### Given records
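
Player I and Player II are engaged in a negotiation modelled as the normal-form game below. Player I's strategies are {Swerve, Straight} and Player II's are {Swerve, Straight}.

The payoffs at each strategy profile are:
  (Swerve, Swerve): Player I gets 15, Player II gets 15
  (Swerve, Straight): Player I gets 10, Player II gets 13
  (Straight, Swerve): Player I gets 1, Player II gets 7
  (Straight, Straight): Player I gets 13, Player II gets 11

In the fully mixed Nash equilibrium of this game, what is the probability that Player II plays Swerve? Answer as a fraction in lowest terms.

3/17

Let q be the probability that Player II plays Swerve. In a completely mixed equilibrium, Player I must be indifferent between Swerve and Straight.
Player I's expected payoff from Swerve is 15q + 10(1−q); from Straight it is q + 13(1−q).
Setting these equal: 5q + 10 = −12q + 13, so q = 3/17.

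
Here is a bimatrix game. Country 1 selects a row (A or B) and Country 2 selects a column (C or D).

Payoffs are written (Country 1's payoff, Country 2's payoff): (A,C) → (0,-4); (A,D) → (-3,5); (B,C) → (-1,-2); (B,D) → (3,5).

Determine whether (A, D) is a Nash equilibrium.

At (A, D), Country 1 earns -3; switching to B would give 3, so Country 1 would deviate.
Country 2 earns 5; switching to C would give -4, so Country 2 has no profitable deviation.
Since at least one player can profitably deviate, this is not a Nash equilibrium.

No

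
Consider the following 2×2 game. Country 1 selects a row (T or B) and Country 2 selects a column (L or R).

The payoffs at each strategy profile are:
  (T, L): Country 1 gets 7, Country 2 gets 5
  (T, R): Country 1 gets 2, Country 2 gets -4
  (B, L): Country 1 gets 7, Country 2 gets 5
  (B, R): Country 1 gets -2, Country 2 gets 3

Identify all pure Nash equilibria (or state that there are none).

(T, L): Country 1 gets 7 ≥ 7 from B, and Country 2 gets 5 ≥ -4 from R — Nash equilibrium.
(T, R): Country 2 prefers L (5 > -4) — not an equilibrium.
(B, L): Country 1 gets 7 ≥ 7 from T, and Country 2 gets 5 ≥ 3 from R — Nash equilibrium.
(B, R): Country 1 prefers T (2 > -2); Country 2 prefers L (5 > 3) — not an equilibrium.

(T, L) and (B, L)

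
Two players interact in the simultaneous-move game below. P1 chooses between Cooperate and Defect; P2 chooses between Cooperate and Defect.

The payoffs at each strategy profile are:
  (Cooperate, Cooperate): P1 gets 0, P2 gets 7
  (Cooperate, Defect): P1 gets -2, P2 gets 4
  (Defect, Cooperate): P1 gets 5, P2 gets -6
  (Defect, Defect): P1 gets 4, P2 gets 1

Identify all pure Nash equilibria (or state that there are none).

(Cooperate, Cooperate): P1 prefers Defect (5 > 0) — not an equilibrium.
(Cooperate, Defect): P1 prefers Defect (4 > -2); P2 prefers Cooperate (7 > 4) — not an equilibrium.
(Defect, Cooperate): P2 prefers Defect (1 > -6) — not an equilibrium.
(Defect, Defect): P1 gets 4 ≥ -2 from Cooperate, and P2 gets 1 ≥ -6 from Cooperate — Nash equilibrium.

(Defect, Defect)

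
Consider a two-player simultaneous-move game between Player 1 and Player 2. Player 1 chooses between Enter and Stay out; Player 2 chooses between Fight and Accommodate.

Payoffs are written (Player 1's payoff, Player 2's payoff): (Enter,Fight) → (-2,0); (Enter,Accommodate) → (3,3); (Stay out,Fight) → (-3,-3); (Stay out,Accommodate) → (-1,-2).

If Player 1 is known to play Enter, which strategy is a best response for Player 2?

Against Enter, Player 2 earns 0 from Fight and 3 from Accommodate.
So Accommodate is the best response.

Accommodate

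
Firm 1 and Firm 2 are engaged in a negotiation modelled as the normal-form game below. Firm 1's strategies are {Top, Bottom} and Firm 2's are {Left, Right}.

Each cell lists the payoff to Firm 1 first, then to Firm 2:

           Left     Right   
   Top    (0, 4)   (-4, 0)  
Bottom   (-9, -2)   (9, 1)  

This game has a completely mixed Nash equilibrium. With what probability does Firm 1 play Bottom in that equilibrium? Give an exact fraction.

Let p be the probability that Firm 1 plays Top. In a completely mixed equilibrium, Firm 2 must be indifferent between Left and Right.
Firm 2's expected payoff from Left is 4p − 2(1−p); from Right it is (1−p).
Setting these equal: 6p − 2 = −p + 1, so p = 3/7.
Therefore Firm 1 plays Bottom with probability 1 − 3/7 = 4/7.

4/7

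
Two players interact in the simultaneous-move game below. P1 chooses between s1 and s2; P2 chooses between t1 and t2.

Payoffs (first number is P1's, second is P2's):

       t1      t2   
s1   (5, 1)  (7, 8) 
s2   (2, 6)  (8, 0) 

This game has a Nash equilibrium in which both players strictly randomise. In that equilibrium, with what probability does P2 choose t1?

1/4

Let y be the probability that P2 plays t1. In a completely mixed equilibrium, P1 must be indifferent between s1 and s2.
P1's expected payoff from s1 is 5y + 7(1−y); from s2 it is 2y + 8(1−y).
Setting these equal: −2y + 7 = −6y + 8, so y = 1/4.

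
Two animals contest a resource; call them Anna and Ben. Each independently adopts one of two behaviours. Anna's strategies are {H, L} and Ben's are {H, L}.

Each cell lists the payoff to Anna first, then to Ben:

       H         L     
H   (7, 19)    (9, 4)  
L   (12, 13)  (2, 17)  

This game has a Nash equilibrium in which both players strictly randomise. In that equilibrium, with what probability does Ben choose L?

5/12

Let y be the probability that Ben plays H. In a completely mixed equilibrium, Anna must be indifferent between H and L.
Anna's expected payoff from H is 7y + 9(1−y); from L it is 12y + 2(1−y).
Setting these equal: −2y + 9 = 10y + 2, so y = 7/12.
Therefore Ben plays L with probability 1 − 7/12 = 5/12.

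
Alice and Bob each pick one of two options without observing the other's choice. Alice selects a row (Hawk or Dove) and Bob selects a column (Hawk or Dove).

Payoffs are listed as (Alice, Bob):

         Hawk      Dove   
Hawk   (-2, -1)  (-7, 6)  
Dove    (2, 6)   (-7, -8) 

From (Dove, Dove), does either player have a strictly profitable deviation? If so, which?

Alice at (Dove, Dove) earns -7; deviating to Hawk yields -7 — not better.
Bob earns -8; deviating to Hawk yields 6 — a strict improvement.
Only Bob has a strictly profitable deviation.

Bob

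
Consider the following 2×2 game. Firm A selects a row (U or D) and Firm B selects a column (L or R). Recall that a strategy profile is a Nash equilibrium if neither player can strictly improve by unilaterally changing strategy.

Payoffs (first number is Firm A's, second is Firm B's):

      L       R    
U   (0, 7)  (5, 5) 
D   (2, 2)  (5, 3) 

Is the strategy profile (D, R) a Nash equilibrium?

Yes

At (D, R), Firm A earns 5; switching to U would give 5, so Firm A has no profitable deviation.
Firm B earns 3; switching to L would give 2, so Firm B has no profitable deviation.
Neither player can gain by a unilateral deviation, so this profile is a Nash equilibrium.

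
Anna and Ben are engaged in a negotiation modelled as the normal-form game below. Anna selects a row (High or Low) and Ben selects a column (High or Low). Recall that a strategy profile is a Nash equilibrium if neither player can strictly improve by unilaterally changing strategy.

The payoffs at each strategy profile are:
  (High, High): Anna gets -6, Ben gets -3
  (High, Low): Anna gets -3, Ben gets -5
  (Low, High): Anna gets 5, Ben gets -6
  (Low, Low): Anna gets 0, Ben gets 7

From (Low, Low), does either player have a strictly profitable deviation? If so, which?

Anna at (Low, Low) earns 0; deviating to High yields -3 — not better.
Ben earns 7; deviating to High yields -6 — not better.
Neither player can strictly improve; the profile is a Nash equilibrium.

Neither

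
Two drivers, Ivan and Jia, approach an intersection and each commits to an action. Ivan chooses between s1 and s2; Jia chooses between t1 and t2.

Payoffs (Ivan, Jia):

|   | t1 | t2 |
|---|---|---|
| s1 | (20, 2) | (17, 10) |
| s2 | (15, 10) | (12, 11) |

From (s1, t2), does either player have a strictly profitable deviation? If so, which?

Neither

Ivan at (s1, t2) earns 17; deviating to s2 yields 12 — not better.
Jia earns 10; deviating to t1 yields 2 — not better.
Neither player can strictly improve; the profile is a Nash equilibrium.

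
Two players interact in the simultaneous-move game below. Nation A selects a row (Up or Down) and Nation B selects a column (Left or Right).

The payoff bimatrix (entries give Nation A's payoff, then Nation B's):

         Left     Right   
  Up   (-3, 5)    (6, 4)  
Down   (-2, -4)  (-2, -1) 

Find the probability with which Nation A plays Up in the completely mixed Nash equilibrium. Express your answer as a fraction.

Let p be the probability that Nation A plays Up. In a completely mixed equilibrium, Nation B must be indifferent between Left and Right.
Nation B's expected payoff from Left is 5p − 4(1−p); from Right it is 4p − (1−p).
Setting these equal: 9p − 4 = 5p − 1, so p = 3/4.

3/4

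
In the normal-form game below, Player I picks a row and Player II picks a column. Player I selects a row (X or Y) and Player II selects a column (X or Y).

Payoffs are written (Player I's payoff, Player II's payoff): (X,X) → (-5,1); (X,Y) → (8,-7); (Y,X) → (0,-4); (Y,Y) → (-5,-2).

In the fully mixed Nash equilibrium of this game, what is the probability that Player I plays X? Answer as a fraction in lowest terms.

1/5

Let p be the probability that Player I plays X. In a completely mixed equilibrium, Player II must be indifferent between X and Y.
Player II's expected payoff from X is p − 4(1−p); from Y it is −7p − 2(1−p).
Setting these equal: 5p − 4 = −5p − 2, so p = 1/5.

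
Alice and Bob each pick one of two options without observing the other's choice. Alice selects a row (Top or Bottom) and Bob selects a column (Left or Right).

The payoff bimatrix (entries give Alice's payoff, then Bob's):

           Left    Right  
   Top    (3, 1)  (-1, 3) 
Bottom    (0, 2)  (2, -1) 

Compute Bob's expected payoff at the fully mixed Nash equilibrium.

7/5

First find p, the probability Alice plays Top, from Bob's indifference between Left and Right: p + 2(1−p) = 3p − (1−p), giving p = 3/5.
Since Bob is indifferent in equilibrium, Bob's expected payoff equals the payoff from either column against (3/5, 2/5). Using Left: (3/5) + 2(2/5) = 7/5.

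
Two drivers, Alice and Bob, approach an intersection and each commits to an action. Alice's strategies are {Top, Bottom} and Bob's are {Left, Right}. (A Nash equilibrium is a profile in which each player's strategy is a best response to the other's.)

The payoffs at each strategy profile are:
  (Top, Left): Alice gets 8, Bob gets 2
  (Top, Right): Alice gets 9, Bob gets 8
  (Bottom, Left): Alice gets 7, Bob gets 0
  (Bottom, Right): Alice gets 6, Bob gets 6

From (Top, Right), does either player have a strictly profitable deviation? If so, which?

Alice at (Top, Right) earns 9; deviating to Bottom yields 6 — not better.
Bob earns 8; deviating to Left yields 2 — not better.
Neither player can strictly improve; the profile is a Nash equilibrium.

Neither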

### Exercise prompt
Above this instruction are the records; retype exactly the lines from the one containing "Here is a bimatrix" up to and including the one containing "(B, R): Country 1 gets -2, Country 2 gets 3".

### Your solution
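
Here is a bimatrix game. Country 1 selects a row (A or B) and Country 2 selects a column (C or D).

Payoffs are written (Country 1's payoff, Country 2's payoff): (A,C) → (0,-4); (A,D) → (-3,5); (B,C) → (-1,-2); (B,D) → (3,5).

Determine whether (A, D) is a Nash equilibrium.

At (A, D), Country 1 earns -3; switching to B would give 3, so Country 1 would deviate.
Country 2 earns 5; switching to C would give -4, so Country 2 has no profitable deviation.
Since at least one player can profitably deviate, this is not a Nash equilibrium.

No

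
Consider the following 2×2 game. Country 1 selects a row (T or B) and Country 2 selects a column (L or R).

The payoffs at each strategy profile are:
  (T, L): Country 1 gets 7, Country 2 gets 5
  (T, R): Country 1 gets 2, Country 2 gets -4
  (B, L): Country 1 gets 7, Country 2 gets 5
  (B, R): Country 1 gets -2, Country 2 gets 3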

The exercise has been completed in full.